*** Opening INFORMATION PROVIDED ***

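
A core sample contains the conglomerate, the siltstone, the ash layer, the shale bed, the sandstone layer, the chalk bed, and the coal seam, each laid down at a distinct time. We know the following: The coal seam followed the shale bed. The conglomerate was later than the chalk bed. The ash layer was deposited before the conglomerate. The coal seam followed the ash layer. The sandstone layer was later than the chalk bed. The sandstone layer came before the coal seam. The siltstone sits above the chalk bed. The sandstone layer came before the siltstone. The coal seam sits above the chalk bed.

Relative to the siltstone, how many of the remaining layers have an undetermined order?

4

Forced before the siltstone: the chalk bed and the sandstone layer.
That leaves the ash layer, the coal seam, the conglomerate, and the shale bed with no forced order relative to the siltstone — 4.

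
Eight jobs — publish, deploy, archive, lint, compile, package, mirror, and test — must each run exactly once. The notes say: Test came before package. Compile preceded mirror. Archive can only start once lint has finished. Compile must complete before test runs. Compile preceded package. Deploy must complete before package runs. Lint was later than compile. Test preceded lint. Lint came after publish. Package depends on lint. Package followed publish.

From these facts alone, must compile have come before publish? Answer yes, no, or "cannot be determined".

No chain of stated constraints runs from compile to publish, and none runs from publish to compile either.
So the relative order of compile and publish is not fixed by the given facts.

cannot be determined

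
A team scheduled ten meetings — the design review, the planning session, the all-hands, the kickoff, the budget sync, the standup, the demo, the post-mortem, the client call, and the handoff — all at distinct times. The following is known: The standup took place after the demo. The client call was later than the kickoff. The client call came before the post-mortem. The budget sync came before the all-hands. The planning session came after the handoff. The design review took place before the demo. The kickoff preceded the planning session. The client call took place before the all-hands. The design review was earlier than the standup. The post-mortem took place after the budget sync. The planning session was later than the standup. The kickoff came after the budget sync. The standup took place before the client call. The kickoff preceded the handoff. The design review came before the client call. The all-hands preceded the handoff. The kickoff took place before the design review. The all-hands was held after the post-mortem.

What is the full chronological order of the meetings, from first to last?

the budget sync, the kickoff, the design review, the demo, the standup, the client call, the post-mortem, the all-hands, the handoff, the planning session

The constraints fix every adjacent pair, so only one ordering works:
the budget sync → the kickoff → the design review → the demo → the standup → the client call → the post-mortem → the all-hands → the handoff → the planning session.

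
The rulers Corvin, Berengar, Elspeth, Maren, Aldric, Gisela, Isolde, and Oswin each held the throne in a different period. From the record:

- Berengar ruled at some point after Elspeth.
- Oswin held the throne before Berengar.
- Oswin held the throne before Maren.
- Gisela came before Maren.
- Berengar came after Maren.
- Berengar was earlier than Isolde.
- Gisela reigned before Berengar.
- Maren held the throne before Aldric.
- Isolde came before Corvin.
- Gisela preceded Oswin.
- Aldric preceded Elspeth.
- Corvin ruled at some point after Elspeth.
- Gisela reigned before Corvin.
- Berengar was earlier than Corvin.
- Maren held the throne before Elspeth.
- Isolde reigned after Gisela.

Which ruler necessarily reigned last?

Corvin

Every other ruler has a chain of constraints placing them before Corvin, so Corvin is last.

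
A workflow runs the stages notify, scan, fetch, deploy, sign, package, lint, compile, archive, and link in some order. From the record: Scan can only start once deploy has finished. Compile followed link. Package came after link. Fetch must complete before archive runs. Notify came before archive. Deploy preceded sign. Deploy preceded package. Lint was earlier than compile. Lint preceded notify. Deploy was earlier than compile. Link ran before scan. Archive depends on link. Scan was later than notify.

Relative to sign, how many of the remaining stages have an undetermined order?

Forced before sign: deploy.
That leaves archive, compile, fetch, link, lint, notify, package, and scan with no forced order relative to sign — 8.

8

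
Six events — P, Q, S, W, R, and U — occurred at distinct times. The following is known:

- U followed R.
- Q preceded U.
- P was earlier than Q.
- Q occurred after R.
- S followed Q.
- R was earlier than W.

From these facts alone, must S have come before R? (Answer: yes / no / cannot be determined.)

no

Tracing the constraints gives R → Q → S, so R must come before S.
That means S cannot be before R.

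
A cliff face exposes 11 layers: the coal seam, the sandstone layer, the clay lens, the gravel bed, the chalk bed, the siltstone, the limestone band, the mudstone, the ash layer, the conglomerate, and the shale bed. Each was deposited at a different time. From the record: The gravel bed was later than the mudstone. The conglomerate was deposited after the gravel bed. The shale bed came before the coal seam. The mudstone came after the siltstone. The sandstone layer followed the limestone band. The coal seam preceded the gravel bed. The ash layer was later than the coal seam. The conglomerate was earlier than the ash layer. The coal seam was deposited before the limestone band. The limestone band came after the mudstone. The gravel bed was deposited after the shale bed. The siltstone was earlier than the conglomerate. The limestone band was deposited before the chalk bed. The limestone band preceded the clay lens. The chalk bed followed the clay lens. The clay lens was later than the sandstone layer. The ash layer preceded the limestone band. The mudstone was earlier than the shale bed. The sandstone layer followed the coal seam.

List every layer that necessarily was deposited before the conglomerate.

Directly stated before the conglomerate: the gravel bed and the siltstone.
The coal seam reaches the conglomerate via the coal seam → the gravel bed → the conglomerate.
The mudstone reaches the conglomerate via the mudstone → the gravel bed → the conglomerate.
The shale bed reaches the conglomerate via the shale bed → the gravel bed → the conglomerate.
No chain forces the ash layer (or any of the others) ahead of the conglomerate.

the coal seam, the gravel bed, the mudstone, the shale bed, the siltstone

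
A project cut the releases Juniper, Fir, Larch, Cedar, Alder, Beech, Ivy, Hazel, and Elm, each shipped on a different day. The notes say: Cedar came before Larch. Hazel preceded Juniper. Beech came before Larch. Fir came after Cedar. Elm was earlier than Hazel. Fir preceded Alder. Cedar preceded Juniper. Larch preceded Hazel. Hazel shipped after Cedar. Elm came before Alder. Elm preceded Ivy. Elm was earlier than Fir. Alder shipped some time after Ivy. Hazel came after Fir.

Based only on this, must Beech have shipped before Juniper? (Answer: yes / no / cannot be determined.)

yes

Chain the constraints: Beech → Larch → Hazel → Juniper. Each link is directly stated, so Beech comes before Juniper.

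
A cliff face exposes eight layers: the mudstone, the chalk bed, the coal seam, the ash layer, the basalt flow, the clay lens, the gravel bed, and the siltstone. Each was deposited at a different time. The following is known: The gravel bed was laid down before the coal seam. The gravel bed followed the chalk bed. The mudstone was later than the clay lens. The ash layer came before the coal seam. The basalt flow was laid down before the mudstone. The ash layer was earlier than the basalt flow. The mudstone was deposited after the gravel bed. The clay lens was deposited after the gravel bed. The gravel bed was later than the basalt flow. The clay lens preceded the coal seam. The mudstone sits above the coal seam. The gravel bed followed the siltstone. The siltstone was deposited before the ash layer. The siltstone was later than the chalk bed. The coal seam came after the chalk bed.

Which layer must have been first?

The chalk bed has a chain of constraints placing it before every other layer, so the chalk bed must be first.

the chalk bed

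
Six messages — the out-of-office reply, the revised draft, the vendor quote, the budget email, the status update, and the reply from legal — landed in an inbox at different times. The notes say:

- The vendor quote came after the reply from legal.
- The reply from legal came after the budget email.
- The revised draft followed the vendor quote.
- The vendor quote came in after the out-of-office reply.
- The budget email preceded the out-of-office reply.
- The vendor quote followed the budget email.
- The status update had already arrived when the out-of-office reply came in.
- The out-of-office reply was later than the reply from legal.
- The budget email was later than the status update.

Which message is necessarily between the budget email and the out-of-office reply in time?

Tracing the constraints gives the budget email → the reply from legal → the out-of-office reply, so the reply from legal sits after the budget email and before the out-of-office reply.
No other message is forced both after the budget email and before the out-of-office reply.

the reply from legal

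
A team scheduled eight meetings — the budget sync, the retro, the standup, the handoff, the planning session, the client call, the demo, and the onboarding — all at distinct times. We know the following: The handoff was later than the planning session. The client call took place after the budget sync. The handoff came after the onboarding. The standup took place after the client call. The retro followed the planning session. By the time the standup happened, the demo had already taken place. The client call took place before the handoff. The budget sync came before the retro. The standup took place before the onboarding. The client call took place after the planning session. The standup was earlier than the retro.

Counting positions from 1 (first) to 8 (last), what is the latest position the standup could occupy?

5

The standup must come before the handoff, the onboarding, and the retro — 3 meetings forced after it.
Everything else can be placed before the standup in some valid order, so the standup can sit as late as position 8 − 3 = 5.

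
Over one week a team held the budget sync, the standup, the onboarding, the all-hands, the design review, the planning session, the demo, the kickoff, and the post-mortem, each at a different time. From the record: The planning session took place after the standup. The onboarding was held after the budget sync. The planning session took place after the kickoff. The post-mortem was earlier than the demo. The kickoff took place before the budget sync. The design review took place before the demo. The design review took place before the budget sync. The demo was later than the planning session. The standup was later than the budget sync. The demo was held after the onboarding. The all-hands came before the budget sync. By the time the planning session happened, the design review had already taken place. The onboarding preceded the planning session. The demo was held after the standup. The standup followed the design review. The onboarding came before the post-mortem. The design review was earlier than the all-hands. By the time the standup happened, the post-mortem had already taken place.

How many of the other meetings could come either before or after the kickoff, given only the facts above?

Forced after the kickoff: the budget sync, the demo, the onboarding, the planning session, the post-mortem, and the standup.
That leaves the all-hands and the design review with no forced order relative to the kickoff — 2.

2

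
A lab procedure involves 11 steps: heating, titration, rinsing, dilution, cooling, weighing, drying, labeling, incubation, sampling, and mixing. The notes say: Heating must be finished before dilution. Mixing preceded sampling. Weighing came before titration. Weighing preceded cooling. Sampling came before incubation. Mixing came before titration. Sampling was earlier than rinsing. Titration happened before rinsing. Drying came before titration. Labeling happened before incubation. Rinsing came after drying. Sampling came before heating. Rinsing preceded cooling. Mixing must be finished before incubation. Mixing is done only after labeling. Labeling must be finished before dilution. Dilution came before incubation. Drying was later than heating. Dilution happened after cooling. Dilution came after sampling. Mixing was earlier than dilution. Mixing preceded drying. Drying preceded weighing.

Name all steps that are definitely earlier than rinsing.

Directly stated before rinsing: drying, sampling, and titration.
Heating reaches rinsing via heating → drying → rinsing.
Labeling reaches rinsing via labeling → mixing → sampling → rinsing.
Mixing reaches rinsing via mixing → sampling → rinsing.
Likewise weighing reaches rinsing by chaining the stated constraints.
No chain forces incubation (or any of the others) ahead of rinsing.

drying, heating, labeling, mixing, sampling, titration, weighing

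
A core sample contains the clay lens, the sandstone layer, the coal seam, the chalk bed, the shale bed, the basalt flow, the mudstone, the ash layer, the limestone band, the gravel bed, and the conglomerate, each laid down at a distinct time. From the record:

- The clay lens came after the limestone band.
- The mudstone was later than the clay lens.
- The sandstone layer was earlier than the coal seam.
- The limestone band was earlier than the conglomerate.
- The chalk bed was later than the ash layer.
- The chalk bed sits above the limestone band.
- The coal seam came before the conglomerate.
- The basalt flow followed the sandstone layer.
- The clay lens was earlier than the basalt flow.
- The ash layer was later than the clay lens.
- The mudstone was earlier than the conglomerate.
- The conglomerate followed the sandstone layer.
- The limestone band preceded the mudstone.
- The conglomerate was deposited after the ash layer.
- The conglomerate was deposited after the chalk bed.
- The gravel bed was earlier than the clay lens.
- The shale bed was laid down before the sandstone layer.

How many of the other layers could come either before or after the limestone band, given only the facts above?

Forced after the limestone band: the ash layer, the basalt flow, the chalk bed, the clay lens, the conglomerate, and the mudstone.
That leaves the coal seam, the gravel bed, the sandstone layer, and the shale bed with no forced order relative to the limestone band — 4.

4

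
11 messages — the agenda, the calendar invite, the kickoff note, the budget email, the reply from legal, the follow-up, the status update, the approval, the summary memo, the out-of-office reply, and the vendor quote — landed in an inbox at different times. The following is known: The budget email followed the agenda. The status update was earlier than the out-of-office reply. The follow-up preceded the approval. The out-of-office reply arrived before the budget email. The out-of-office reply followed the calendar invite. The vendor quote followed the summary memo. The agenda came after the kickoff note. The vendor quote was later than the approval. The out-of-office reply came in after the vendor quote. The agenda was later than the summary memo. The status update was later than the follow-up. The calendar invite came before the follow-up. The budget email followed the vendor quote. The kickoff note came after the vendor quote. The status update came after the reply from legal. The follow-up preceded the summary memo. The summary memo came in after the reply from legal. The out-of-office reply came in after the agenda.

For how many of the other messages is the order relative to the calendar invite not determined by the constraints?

Forced after the calendar invite: the agenda, the approval, the budget email, the follow-up, the kickoff note, the out-of-office reply, the status update, the summary memo, and the vendor quote.
That leaves the reply from legal with no forced order relative to the calendar invite — 1.

1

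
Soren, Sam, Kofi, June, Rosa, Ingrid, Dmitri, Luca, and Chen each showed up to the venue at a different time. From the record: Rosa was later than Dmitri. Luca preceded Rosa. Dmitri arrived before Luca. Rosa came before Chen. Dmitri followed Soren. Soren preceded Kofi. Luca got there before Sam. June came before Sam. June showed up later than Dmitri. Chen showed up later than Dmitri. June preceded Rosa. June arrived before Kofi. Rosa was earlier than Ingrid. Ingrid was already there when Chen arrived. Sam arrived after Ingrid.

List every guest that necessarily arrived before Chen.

Dmitri, Ingrid, June, Luca, Rosa, Soren

Directly stated before Chen: Dmitri, Ingrid, and Rosa.
June reaches Chen via June → Rosa → Chen.
Luca reaches Chen via Luca → Rosa → Chen.
Soren reaches Chen via Soren → Dmitri → Chen.
No chain forces Sam (or any of the others) ahead of Chen.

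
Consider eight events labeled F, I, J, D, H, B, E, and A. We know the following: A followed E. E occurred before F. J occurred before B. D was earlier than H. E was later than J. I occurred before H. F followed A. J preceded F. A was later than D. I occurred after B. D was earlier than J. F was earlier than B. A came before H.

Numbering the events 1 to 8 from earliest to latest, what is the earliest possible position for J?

2

D must come before J — 1 forced predecessor.
Nothing else is forced ahead of J, so its earliest slot is position 1 + 1 = 2.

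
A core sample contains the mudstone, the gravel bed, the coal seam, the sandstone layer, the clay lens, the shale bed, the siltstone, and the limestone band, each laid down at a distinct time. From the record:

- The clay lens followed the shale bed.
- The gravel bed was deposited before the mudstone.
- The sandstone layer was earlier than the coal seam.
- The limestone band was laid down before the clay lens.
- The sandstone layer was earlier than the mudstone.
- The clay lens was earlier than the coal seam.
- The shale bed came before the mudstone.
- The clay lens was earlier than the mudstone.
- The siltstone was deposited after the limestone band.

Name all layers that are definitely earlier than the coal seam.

Directly stated before the coal seam: the clay lens and the sandstone layer.
The limestone band reaches the coal seam via the limestone band → the clay lens → the coal seam.
The shale bed reaches the coal seam via the shale bed → the clay lens → the coal seam.

the clay lens, the limestone band, the sandstone layer, the shale bed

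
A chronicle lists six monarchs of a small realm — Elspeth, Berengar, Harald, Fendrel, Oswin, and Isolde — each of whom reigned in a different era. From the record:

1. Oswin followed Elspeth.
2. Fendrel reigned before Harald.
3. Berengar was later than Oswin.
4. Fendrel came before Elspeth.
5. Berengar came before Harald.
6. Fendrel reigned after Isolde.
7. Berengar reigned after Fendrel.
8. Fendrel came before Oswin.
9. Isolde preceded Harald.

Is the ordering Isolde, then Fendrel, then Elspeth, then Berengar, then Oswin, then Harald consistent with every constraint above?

no

The constraints require Oswin before Berengar, but in the proposed sequence Berengar appears ahead of Oswin. That one violation is enough.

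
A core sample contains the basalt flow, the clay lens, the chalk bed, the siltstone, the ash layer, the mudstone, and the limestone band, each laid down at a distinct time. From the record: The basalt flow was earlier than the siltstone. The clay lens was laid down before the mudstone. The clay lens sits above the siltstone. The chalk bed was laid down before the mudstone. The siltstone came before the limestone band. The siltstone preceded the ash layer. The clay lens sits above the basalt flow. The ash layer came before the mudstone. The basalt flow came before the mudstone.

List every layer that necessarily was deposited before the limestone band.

the basalt flow, the siltstone

Directly stated before the limestone band: the siltstone.
The basalt flow reaches the limestone band via the basalt flow → the siltstone → the limestone band.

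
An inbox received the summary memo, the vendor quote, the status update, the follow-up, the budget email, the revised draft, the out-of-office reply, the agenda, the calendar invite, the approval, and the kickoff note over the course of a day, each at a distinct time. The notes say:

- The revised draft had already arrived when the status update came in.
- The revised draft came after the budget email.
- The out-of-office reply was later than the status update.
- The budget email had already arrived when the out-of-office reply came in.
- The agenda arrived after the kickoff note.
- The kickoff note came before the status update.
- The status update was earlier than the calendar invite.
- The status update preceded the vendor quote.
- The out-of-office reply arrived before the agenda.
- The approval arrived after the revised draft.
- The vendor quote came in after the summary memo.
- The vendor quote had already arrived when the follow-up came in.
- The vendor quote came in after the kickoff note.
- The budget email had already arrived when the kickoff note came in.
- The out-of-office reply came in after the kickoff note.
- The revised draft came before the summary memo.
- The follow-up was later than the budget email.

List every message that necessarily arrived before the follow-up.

the budget email, the kickoff note, the revised draft, the status update, the summary memo, the vendor quote

Directly stated before the follow-up: the budget email and the vendor quote.
The kickoff note reaches the follow-up via the kickoff note → the vendor quote → the follow-up.
The revised draft reaches the follow-up via the revised draft → the summary memo → the vendor quote → the follow-up.
The status update reaches the follow-up via the status update → the vendor quote → the follow-up.
Likewise the summary memo reaches the follow-up by chaining the stated constraints.
No chain forces the out-of-office reply (or any of the others) ahead of the follow-up.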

*** Closing INFORMATION PROVIDED ***

▶ **WHAT THE TASK REQUIRES**: If a line in the data contains the string "Aldric", copy it.

▶ **REPLY**:
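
The rulers Corvin, Berengar, Elspeth, Maren, Aldric, Gisela, Isolde, and Oswin each held the throne in a different period. From the record:
- Maren held the throne before Aldric.
- Aldric preceded Elspeth.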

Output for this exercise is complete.